#### [Material shown]
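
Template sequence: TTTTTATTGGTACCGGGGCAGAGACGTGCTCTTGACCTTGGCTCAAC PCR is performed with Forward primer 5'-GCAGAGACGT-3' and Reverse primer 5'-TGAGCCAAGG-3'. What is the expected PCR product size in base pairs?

Scanning the template, GCAGAGACGT occurs at positions 18–27; this primer anneals to the bottom strand there with its 3' end pointing downstream.
Reverse complement of the reverse primer: CCTTGGCTCA. This occurs on the top strand at positions 36–45.
Product length = (reverse-primer end) − (forward-primer start) + 1 = 45 − 18 + 1 = 28 bp.

28 bp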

#### [Work instruction]
Produce a word-for-word restatement of all the records.

#### [Response to this exercise]
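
Template sequence: TTTTTATTGGTACCGGGGCAGAGACGTGCTCTTGACCTTGGCTCAAC PCR is performed with Forward primer 5'-GCAGAGACGT-3' and Reverse primer 5'-TGAGCCAAGG-3'. What is the expected PCR product size in base pairs?

Scanning the template, GCAGAGACGT occurs at positions 18–27; this primer anneals to the bottom strand there with its 3' end pointing downstream.
Reverse complement of the reverse primer: CCTTGGCTCA. This occurs on the top strand at positions 36–45.
Product length = (reverse-primer end) − (forward-primer start) + 1 = 45 − 18 + 1 = 28 bp.

28 bp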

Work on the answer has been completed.